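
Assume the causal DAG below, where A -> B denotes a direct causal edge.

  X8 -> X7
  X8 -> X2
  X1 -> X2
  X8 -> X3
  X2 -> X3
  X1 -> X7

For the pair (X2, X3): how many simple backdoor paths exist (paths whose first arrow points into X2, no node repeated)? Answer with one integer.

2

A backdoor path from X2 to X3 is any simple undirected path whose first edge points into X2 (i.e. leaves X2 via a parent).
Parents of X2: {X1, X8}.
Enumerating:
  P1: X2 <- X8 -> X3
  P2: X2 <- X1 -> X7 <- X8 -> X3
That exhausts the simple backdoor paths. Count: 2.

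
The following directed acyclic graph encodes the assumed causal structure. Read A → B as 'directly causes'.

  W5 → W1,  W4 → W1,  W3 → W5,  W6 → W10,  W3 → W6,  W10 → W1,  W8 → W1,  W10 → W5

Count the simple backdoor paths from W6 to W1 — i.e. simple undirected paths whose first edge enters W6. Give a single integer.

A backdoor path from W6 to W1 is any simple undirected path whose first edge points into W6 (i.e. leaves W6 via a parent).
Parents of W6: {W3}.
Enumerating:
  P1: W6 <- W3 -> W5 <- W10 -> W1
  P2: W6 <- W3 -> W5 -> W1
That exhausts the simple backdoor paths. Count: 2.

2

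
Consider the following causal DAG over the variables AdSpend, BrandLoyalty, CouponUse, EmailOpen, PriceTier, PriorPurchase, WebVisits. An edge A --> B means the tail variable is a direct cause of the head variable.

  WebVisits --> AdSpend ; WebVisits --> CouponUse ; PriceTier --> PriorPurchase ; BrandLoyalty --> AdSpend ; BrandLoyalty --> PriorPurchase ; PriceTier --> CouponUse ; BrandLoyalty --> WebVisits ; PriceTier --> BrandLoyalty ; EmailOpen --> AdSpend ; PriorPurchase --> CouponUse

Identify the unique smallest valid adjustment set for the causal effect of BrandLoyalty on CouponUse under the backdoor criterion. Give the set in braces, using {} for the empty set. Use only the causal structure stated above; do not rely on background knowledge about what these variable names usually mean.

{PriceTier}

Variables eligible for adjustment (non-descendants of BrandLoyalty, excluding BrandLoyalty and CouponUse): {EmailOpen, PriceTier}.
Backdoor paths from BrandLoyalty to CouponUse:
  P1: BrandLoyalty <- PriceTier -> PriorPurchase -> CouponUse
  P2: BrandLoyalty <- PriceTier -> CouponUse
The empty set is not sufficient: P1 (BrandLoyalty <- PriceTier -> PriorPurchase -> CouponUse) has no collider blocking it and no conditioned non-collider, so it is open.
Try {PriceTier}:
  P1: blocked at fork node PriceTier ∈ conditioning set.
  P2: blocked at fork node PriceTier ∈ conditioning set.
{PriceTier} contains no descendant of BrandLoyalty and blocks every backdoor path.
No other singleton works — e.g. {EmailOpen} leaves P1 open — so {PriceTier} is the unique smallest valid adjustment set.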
####
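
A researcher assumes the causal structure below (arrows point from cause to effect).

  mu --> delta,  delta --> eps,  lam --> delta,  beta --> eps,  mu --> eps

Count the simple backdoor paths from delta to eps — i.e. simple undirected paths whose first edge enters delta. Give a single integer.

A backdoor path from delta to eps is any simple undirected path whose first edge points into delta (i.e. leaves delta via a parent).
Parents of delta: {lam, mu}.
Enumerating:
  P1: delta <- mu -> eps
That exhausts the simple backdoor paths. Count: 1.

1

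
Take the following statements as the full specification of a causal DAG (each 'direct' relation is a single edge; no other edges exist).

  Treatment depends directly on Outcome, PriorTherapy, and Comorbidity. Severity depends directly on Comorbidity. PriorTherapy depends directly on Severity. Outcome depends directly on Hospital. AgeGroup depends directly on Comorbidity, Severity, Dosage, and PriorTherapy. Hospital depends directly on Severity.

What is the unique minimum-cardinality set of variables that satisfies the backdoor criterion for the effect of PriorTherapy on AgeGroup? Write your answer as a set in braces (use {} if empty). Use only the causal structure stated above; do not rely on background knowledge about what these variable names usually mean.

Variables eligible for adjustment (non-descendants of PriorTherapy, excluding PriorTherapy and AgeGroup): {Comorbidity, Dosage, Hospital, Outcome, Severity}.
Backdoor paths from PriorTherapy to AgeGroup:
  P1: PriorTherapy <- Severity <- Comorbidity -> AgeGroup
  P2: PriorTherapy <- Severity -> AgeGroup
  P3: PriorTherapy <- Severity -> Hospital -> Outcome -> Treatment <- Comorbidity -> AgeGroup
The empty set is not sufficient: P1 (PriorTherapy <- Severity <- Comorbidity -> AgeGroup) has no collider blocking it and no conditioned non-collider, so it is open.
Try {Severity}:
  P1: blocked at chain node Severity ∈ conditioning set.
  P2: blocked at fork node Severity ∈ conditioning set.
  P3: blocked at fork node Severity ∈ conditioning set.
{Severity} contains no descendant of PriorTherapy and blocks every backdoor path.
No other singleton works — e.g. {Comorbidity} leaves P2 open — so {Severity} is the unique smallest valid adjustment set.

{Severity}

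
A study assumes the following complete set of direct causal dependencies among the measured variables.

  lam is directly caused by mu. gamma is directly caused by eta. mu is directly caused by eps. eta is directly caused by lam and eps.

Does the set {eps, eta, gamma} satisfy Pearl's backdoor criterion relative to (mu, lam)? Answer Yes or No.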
####
What is being asked
What you return must be the lines above that run from the line with "A researcher assumes" to the line with "Treatment depends directly", inclusive, each copied exactly.

Output of the task
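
A researcher assumes the causal structure below (arrows point from cause to effect).

  mu --> delta,  delta --> eps,  lam --> delta,  beta --> eps,  mu --> eps

Count the simple backdoor paths from delta to eps — i.e. simple undirected paths whose first edge enters delta. Give a single integer.

A backdoor path from delta to eps is any simple undirected path whose first edge points into delta (i.e. leaves delta via a parent).
Parents of delta: {lam, mu}.
Enumerating:
  P1: delta <- mu -> eps
That exhausts the simple backdoor paths. Count: 1.

1

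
Take the following statements as the full specification of a causal DAG (each 'direct' relation is a single edge; no other edges exist).

  Treatment depends directly on Outcome, PriorTherapy, and Comorbidity. Severity depends directly on Comorbidity. PriorTherapy depends directly on Severity. Outcome depends directly on Hospital. AgeGroup depends directly on Comorbidity, Severity, Dosage, and PriorTherapy. Hospital depends directly on Severity.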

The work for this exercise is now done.